- **DATA SHOWN**
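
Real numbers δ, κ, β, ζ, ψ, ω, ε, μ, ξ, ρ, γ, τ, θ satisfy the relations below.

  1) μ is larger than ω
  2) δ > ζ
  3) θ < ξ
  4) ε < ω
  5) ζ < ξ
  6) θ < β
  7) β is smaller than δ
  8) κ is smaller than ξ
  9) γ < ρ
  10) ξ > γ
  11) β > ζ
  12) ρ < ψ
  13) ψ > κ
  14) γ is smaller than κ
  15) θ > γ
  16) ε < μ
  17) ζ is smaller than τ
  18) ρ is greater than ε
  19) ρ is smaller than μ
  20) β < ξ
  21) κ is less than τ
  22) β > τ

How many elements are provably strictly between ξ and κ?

The relations place κ below ξ. An element lies strictly between them when it is forced above κ and also forced below ξ.
Above κ: {τ, β, δ, ψ}. Below ξ: {γ, θ, ζ, τ, β}.
Intersection: {τ, β} — 2.

2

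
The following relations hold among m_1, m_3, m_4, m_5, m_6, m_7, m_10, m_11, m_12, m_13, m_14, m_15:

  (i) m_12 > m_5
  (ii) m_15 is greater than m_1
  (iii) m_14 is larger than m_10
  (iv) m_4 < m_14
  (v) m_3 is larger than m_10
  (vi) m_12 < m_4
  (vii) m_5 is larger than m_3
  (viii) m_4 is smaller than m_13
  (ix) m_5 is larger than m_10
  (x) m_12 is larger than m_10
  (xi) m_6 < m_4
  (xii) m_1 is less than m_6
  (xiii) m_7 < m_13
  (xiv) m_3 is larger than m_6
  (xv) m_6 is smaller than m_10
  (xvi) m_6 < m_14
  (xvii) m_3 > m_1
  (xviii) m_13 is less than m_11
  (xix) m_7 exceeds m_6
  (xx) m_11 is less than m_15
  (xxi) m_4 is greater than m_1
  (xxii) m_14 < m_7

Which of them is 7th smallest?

Piecing the relations together gives one ordering: m_1 < m_6 < m_10 < m_3 < m_5 < m_12 < m_4 < m_14 < m_7 < m_13 < m_11 < m_15.
The 7th smallest is m_4.

m_4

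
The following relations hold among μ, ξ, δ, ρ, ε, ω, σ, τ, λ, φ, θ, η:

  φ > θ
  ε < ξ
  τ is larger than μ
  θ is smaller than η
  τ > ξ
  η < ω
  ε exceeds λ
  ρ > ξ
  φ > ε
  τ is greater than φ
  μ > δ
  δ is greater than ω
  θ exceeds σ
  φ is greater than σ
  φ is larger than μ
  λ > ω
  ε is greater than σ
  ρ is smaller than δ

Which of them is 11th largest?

θ

The consecutive relations fix a unique order: σ < θ < η < ω < λ < ε < ξ < ρ < δ < μ < φ < τ.
Counting 11 from the largest end gives θ.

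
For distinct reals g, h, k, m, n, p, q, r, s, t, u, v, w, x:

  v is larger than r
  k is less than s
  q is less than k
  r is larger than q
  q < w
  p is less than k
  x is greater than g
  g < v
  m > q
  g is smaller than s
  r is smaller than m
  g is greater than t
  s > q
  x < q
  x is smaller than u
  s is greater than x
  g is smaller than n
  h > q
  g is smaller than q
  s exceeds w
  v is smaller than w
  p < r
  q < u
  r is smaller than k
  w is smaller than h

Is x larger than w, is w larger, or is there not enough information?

x < q and q < r give x < r.
With r < v: x < q < r < v.
With v < w: x < q < r < v < w.
So w is larger.

w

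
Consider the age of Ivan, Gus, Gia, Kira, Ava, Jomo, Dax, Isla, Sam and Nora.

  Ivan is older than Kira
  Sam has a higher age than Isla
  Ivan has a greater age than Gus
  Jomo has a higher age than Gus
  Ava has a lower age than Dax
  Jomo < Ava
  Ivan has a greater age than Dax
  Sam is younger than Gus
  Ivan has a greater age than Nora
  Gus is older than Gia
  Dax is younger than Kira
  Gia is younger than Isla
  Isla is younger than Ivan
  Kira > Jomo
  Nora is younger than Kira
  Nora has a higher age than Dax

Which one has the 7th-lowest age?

Chaining the given pairs: Gia < Isla < Sam < Gus < Jomo < Ava < Dax < Nora < Kira < Ivan.
Counting 7 from the smallest end gives Dax.

Dax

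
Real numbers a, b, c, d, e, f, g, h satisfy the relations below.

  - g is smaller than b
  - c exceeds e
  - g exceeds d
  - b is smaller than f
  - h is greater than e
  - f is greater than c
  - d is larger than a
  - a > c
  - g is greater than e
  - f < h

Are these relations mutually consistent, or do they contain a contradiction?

consistent

Every relation is compatible with e < c < a < d < g < b < f < h; the set is consistent.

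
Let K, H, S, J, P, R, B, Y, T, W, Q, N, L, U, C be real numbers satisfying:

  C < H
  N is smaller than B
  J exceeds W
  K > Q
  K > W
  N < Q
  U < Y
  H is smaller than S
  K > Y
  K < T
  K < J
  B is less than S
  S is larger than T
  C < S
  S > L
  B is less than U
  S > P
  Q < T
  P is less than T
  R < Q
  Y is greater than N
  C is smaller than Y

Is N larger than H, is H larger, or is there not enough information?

undetermined

Following every chain through N: above N we get B, Q, U, Y, K, J, T, S.
H is not reached, and no chain runs the other way from H to N.
So the given relations leave the order of N and H undetermined.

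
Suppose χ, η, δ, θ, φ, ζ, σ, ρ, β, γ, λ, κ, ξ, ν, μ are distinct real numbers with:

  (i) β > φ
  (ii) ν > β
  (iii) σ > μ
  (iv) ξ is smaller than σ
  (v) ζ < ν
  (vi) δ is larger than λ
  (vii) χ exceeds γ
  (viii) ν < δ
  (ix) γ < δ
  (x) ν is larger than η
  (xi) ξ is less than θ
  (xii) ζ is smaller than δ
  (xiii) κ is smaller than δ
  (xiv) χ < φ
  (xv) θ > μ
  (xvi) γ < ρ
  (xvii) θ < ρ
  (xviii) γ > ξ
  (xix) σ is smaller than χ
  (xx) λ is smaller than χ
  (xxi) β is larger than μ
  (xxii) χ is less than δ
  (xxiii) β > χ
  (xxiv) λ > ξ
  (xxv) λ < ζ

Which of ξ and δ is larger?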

- **WHAT YOU HAVE TO DO**
Top to bottom, the records above must be output exactly.

- **SOLUTION**
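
Real numbers δ, κ, β, ζ, ψ, ω, ε, μ, ξ, ρ, γ, τ, θ satisfy the relations below.

  1) μ is larger than ω
  2) δ > ζ
  3) θ < ξ
  4) ε < ω
  5) ζ < ξ
  6) θ < β
  7) β is smaller than δ
  8) κ is smaller than ξ
  9) γ < ρ
  10) ξ > γ
  11) β > ζ
  12) ρ < ψ
  13) ψ > κ
  14) γ is smaller than κ
  15) θ > γ
  16) ε < μ
  17) ζ is smaller than τ
  18) ρ is greater than ε
  19) ρ is smaller than μ
  20) β < ξ
  21) κ is less than τ
  22) β > τ

How many elements are provably strictly between ξ and κ?

The relations place κ below ξ. An element lies strictly between them when it is forced above κ and also forced below ξ.
Above κ: {τ, β, δ, ψ}. Below ξ: {γ, θ, ζ, τ, β}.
Intersection: {τ, β} — 2.

2

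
The following relations hold among m_1, m_3, m_4, m_5, m_6, m_7, m_10, m_11, m_12, m_13, m_14, m_15:

  (i) m_12 > m_5
  (ii) m_15 is greater than m_1
  (iii) m_14 is larger than m_10
  (iv) m_4 < m_14
  (v) m_3 is larger than m_10
  (vi) m_12 < m_4
  (vii) m_5 is larger than m_3
  (viii) m_4 is smaller than m_13
  (ix) m_5 is larger than m_10
  (x) m_12 is larger than m_10
  (xi) m_6 < m_4
  (xii) m_1 is less than m_6
  (xiii) m_7 < m_13
  (xiv) m_3 is larger than m_6
  (xv) m_6 is smaller than m_10
  (xvi) m_6 < m_14
  (xvii) m_3 > m_1
  (xviii) m_13 is less than m_11
  (xix) m_7 exceeds m_6
  (xx) m_11 is less than m_15
  (xxi) m_4 is greater than m_1
  (xxii) m_14 < m_7

Which of them is 7th smallest?

Piecing the relations together gives one ordering: m_1 < m_6 < m_10 < m_3 < m_5 < m_12 < m_4 < m_14 < m_7 < m_13 < m_11 < m_15.
The 7th smallest is m_4.

m_4

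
The following relations hold among μ, ξ, δ, ρ, ε, ω, σ, τ, λ, φ, θ, η:

  φ > θ
  ε < ξ
  τ is larger than μ
  θ is smaller than η
  τ > ξ
  η < ω
  ε exceeds λ
  ρ > ξ
  φ > ε
  τ is greater than φ
  μ > δ
  δ is greater than ω
  θ exceeds σ
  φ is greater than σ
  φ is larger than μ
  λ > ω
  ε is greater than σ
  ρ is smaller than δ

Which of them is 11th largest?

θ

The consecutive relations fix a unique order: σ < θ < η < ω < λ < ε < ξ < ρ < δ < μ < φ < τ.
Counting 11 from the largest end gives θ.

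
For distinct reals g, h, k, m, n, p, q, r, s, t, u, v, w, x:

  v is larger than r
  k is less than s
  q is less than k
  r is larger than q
  q < w
  p is less than k
  x is greater than g
  g < v
  m > q
  g is smaller than s
  r is smaller than m
  g is greater than t
  s > q
  x < q
  x is smaller than u
  s is greater than x
  g is smaller than n
  h > q
  g is smaller than q
  s exceeds w
  v is smaller than w
  p < r
  q < u
  r is smaller than k
  w is smaller than h

Is x larger than w, is w larger, or is there not enough information?

x < q and q < r give x < r.
With r < v: x < q < r < v.
With v < w: x < q < r < v < w.
So w is larger.

w

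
Consider the age of Ivan, Gus, Gia, Kira, Ava, Jomo, Dax, Isla, Sam and Nora.

  Ivan is older than Kira
  Sam has a higher age than Isla
  Ivan has a greater age than Gus
  Jomo has a higher age than Gus
  Ava has a lower age than Dax
  Jomo < Ava
  Ivan has a greater age than Dax
  Sam is younger than Gus
  Ivan has a greater age than Nora
  Gus is older than Gia
  Dax is younger than Kira
  Gia is younger than Isla
  Isla is younger than Ivan
  Kira > Jomo
  Nora is younger than Kira
  Nora has a higher age than Dax

Which one has the 7th-lowest age?

Chaining the given pairs: Gia < Isla < Sam < Gus < Jomo < Ava < Dax < Nora < Kira < Ivan.
Counting 7 from the smallest end gives Dax.

Dax

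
Real numbers a, b, c, d, e, f, g, h satisfy the relations below.

  - g is smaller than b
  - c exceeds e
  - g exceeds d
  - b is smaller than f
  - h is greater than e
  - f is greater than c
  - d is larger than a
  - a > c
  - g is greater than e
  - f < h

Are these relations mutually consistent, or do they contain a contradiction?

consistent

Every relation is compatible with e < c < a < d < g < b < f < h; the set is consistent.

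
Let K, H, S, J, P, R, B, Y, T, W, Q, N, L, U, C be real numbers satisfying:

  C < H
  N is smaller than B
  J exceeds W
  K > Q
  K > W
  N < Q
  U < Y
  H is smaller than S
  K > Y
  K < T
  K < J
  B is less than S
  S is larger than T
  C < S
  S > L
  B is less than U
  S > P
  Q < T
  P is less than T
  R < Q
  Y is greater than N
  C is smaller than Y

Is N larger than H, is H larger, or is there not enough information?

undetermined

Following every chain through N: above N we get B, Q, U, Y, K, J, T, S.
H is not reached, and no chain runs the other way from H to N.
So the given relations leave the order of N and H undetermined.

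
Suppose χ, η, δ, θ, φ, ζ, σ, ρ, β, γ, λ, κ, ξ, ν, μ are distinct real numbers with:

  (i) β > φ
  (ii) ν > β
  (iii) σ > μ
  (iv) ξ is smaller than σ
  (v) ζ < ν
  (vi) δ is larger than λ
  (vii) χ exceeds γ
  (viii) ν < δ
  (ix) γ < δ
  (x) ν is larger than η
  (xi) ξ is less than θ
  (xii) ζ is smaller than δ
  (xiii) κ is smaller than δ
  (xiv) χ < φ
  (xv) θ > μ
  (xvi) γ < ρ
  (xvii) θ < ρ
  (xviii) γ > ξ
  (xix) σ is smaller than χ
  (xx) λ is smaller than χ
  (xxi) β is larger than μ
  (xxii) χ is less than δ
  (xxiii) β > χ
  (xxiv) λ > ξ
  (xxv) λ < ζ

Which of ξ and δ is larger?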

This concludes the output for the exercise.